Activity ▸ Return the lines from the line containing "What is the minimum δ for which permanent mutual Comply" onward. Each must match exactly, and the last line of the listing below must be included.

============================================================

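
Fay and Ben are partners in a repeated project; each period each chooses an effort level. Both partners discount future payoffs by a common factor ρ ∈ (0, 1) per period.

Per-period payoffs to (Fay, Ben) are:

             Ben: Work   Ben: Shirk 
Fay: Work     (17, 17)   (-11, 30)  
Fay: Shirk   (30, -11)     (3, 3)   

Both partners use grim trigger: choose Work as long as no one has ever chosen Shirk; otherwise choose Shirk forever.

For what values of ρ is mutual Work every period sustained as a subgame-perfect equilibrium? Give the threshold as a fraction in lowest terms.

17/(1−ρ) ≥ 30 + 3ρ/(1−ρ)
17 ≥ 30 − 27ρ
ρ ≥ 13/27.

13/27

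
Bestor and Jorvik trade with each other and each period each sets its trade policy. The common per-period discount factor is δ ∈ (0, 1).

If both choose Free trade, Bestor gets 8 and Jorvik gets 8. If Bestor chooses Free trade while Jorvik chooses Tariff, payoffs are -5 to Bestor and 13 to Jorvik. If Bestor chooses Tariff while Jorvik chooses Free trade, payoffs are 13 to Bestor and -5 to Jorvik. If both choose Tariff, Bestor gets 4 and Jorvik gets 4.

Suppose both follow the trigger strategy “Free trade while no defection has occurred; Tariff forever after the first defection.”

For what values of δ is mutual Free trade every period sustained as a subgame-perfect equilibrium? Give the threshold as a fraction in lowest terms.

Cooperation forever yields 8 each period: 8/(1−δ).
Deviating yields 13 once, then 4 forever: 13 + 4δ/(1−δ).
No profitable deviation requires 8/(1−δ) ≥ 13 + 4δ/(1−δ).
Multiplying by (1−δ): 8 ≥ 13(1−δ) + 4δ = 13 − 9δ.
So 9δ ≥ 5, i.e. δ ≥ 5/9.

5/9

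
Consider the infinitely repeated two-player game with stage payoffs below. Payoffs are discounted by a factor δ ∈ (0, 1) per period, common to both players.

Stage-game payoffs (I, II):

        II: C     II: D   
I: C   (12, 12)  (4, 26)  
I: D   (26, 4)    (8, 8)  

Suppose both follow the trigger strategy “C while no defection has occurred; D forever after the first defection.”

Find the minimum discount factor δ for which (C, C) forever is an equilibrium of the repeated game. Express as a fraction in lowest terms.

12/(1−δ) ≥ 26 + 8δ/(1−δ)
12 ≥ 26 − 18δ
δ ≥ 14/18 = 7/9.

7/9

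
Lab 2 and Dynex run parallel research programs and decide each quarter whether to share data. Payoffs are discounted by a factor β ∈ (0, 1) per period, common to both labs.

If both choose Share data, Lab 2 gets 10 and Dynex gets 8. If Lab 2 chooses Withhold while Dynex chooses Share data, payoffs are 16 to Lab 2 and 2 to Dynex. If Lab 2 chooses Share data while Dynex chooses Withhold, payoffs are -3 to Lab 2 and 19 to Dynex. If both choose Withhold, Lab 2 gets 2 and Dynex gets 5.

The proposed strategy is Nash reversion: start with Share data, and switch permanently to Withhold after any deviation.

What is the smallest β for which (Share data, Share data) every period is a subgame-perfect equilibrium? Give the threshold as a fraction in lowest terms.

For Lab 2: deviation gain 16−10 = 6, per-period punishment loss 10−2 = 8. IC gives β ≥ 6/14 = 3/7.
For Dynex: gain 11, loss 3 per period, so β ≥ 11/14.
The tighter constraint is Dynex's, so cooperation needs β ≥ 11/14.

11/14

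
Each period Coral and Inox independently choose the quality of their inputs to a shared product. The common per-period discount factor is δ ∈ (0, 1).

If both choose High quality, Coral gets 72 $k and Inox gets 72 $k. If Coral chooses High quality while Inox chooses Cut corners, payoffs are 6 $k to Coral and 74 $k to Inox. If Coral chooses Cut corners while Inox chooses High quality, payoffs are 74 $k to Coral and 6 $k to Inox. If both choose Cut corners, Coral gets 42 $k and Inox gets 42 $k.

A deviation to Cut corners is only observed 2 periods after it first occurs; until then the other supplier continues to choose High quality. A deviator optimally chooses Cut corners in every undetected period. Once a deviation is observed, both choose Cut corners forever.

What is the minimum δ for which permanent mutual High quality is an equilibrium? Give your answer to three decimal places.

A deviator earns 74 for 2 periods, then 42 forever; cooperating earns 72 forever. Multiplying the IC by (1−δ):
72 ≥ 74(1−δ^2) + 42δ^2, so 32·δ^2 ≥ 2 and δ^2 ≥ 1/16.
δ ≥ (1/16)^(1/2) ≈ 0.250.

0.250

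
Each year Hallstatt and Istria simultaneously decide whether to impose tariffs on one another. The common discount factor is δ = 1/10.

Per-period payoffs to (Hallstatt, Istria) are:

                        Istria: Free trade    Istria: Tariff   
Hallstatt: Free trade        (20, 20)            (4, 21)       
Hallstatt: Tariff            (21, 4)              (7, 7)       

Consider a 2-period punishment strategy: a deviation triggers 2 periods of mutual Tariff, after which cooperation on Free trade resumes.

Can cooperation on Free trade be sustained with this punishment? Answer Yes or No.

Comparing payoff streams over the 3 periods until play realigns: cooperate → 20(1+δ+…+δ^2); deviate → 21 + 7(δ+…+δ^2).
Cooperation is sustained iff (20−7)(δ+…+δ^2) ≥ 21−20.
δ+…+δ^2 = 1/10·(1−(1/10)^2)/(1−1/10) = 0.1100, and (21−20)/(20−7) = 0.0769.
0.1100 ≥ 0.0769, so cooperation is sustainable.

Yes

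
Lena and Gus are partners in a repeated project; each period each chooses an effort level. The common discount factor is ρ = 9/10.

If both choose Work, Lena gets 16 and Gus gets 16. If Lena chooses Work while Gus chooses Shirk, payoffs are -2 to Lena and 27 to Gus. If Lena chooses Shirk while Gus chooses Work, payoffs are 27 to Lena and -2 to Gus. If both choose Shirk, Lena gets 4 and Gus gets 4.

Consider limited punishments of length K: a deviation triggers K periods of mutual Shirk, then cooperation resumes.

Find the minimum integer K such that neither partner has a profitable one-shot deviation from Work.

2

No profitable deviation requires (16−4)(ρ+…+ρ^K) ≥ 27−16, i.e. ρ+…+ρ^K ≥ 11/12 ≈ 0.9167.
With ρ = 9/10, the partial sums are K=1: 0.9000, K=2: 1.7100.
K = 2 is the first length at which the sum reaches 0.9167.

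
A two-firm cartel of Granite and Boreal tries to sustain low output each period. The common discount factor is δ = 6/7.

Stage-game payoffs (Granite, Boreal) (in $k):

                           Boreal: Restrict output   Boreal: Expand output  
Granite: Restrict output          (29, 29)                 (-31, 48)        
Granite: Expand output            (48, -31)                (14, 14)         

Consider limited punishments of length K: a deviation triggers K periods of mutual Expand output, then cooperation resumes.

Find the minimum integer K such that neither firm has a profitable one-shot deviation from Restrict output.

Need Σ_{k=1}^{K} δ^k ≥ (48−29)/(29−14) = 1.2667 at δ = 6/7.
At K = 1 the sum is 0.8571 < 1.2667; at K = 2 it is 1.5918 ≥ 1.2667.
So the minimum punishment length is K = 2.

2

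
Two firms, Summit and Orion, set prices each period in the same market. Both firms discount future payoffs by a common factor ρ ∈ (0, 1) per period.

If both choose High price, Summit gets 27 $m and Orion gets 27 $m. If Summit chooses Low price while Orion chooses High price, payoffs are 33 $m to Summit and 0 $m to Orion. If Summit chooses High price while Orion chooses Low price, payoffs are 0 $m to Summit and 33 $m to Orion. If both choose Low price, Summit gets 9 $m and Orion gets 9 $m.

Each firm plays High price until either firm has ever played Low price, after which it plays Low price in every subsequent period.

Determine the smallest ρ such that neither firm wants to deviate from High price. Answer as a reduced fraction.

1/4

One-period gain from deviating is 33 − 27 = 6. The loss is 27 − 9 = 18 in every subsequent period, with present value 18·ρ/(1−ρ).
Deviation is unprofitable when 18·ρ/(1−ρ) ≥ 6, i.e. ρ/(1−ρ) ≥ 1/3.
Equivalently ρ ≥ 6/(6+18) = 1/4.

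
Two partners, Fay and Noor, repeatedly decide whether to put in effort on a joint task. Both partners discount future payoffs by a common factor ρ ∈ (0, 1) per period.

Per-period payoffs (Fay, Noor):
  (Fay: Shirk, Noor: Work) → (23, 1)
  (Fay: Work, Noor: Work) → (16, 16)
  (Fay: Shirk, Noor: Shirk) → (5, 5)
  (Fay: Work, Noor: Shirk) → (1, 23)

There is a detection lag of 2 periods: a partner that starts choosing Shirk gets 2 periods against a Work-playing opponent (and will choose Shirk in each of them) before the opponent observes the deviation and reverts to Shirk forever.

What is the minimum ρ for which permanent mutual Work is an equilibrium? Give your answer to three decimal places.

Deviating for the 2 undetected periods gains 23−16 = 7 per period over cooperation, then loses 16−5 = 11 per period forever once punishment starts.
Gain: 7(1 + ρ + … + ρ^1); loss: 11·ρ^2/(1−ρ).
No profitable deviation ⇔ 7(1−ρ^2) ≤ 11·ρ^2, i.e. ρ^2 ≥ 7/(7+11) = 7/18.
Hence ρ ≥ (7/18)^(1/2) ≈ 0.624.

0.624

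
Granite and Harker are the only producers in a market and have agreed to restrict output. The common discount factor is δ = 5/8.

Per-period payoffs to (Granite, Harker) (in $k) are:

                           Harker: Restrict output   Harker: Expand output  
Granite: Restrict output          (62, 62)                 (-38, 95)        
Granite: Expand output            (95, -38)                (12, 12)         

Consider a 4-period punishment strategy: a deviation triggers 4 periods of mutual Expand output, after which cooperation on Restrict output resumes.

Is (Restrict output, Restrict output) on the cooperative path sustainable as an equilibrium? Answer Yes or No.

Yes

Comparing payoff streams over the 5 periods until play realigns: cooperate → 62(1+δ+…+δ^4); deviate → 95 + 12(δ+…+δ^4).
Cooperation is sustained iff (62−12)(δ+…+δ^4) ≥ 95−62.
δ+…+δ^4 = 5/8·(1−(5/8)^4)/(1−5/8) = 1.4124, and (95−62)/(62−12) = 0.6600.
1.4124 ≥ 0.6600, so cooperation is sustainable.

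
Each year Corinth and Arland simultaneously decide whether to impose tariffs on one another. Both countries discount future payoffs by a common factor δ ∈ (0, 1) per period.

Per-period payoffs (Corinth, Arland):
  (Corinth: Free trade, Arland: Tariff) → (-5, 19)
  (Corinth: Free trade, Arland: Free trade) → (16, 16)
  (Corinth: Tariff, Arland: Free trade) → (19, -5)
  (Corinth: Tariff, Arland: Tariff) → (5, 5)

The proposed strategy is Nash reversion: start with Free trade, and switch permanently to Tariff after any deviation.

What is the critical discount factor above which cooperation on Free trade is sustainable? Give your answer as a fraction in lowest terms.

3/14

Under grim trigger the critical discount factor is (T−C)/(T−P) with T = 19, C = 16, P = 5.
δ* = (19−16)/(19−5) = 3/14.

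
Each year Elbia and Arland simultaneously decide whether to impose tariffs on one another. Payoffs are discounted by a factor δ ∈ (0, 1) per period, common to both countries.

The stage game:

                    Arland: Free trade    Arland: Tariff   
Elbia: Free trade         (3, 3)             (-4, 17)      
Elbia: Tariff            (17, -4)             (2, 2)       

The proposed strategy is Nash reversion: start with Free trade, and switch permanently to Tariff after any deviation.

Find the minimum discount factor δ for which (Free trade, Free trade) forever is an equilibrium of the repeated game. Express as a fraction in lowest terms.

14/15

One-period gain from deviating is 17 − 3 = 14. The loss is 3 − 2 = 1 in every subsequent period, with present value 1·δ/(1−δ).
Deviation is unprofitable when 1·δ/(1−δ) ≥ 14, i.e. δ/(1−δ) ≥ 14.
Equivalently δ ≥ 14/(14+1) = 14/15.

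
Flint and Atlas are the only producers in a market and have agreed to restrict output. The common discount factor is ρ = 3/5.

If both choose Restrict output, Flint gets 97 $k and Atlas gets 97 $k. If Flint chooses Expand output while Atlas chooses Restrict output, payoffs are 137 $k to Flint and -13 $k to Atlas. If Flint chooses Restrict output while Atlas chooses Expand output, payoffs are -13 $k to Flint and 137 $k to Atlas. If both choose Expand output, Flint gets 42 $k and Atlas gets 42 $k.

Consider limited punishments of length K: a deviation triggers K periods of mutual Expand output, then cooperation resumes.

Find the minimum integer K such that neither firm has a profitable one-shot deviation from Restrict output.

No profitable deviation requires (97−42)(ρ+…+ρ^K) ≥ 137−97, i.e. ρ+…+ρ^K ≥ 8/11 ≈ 0.7273.
With ρ = 3/5, the partial sums are K=1: 0.6000, K=2: 0.9600.
K = 2 is the first length at which the sum reaches 0.7273.

2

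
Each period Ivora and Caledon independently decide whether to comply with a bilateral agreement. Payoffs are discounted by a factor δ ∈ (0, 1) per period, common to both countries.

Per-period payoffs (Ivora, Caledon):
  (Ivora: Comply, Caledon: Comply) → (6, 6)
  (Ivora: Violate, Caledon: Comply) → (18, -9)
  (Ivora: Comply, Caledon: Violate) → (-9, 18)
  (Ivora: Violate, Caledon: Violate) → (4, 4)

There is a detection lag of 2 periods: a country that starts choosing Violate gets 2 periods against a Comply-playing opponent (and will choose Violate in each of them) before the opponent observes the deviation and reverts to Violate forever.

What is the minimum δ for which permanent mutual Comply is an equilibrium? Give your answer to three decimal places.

A deviator earns 18 for 2 periods, then 4 forever; cooperating earns 6 forever. Multiplying the IC by (1−δ):
6 ≥ 18(1−δ^2) + 4δ^2, so 14·δ^2 ≥ 12 and δ^2 ≥ 6/7.
δ ≥ (6/7)^(1/2) ≈ 0.926.

0.926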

============================================================

Solution to the exercise ▸
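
What is the minimum δ for which permanent mutual Comply is an equilibrium? Give your answer to three decimal places.

A deviator earns 18 for 2 periods, then 4 forever; cooperating earns 6 forever. Multiplying the IC by (1−δ):
6 ≥ 18(1−δ^2) + 4δ^2, so 14·δ^2 ≥ 12 and δ^2 ≥ 6/7.
δ ≥ (6/7)^(1/2) ≈ 0.926.

0.926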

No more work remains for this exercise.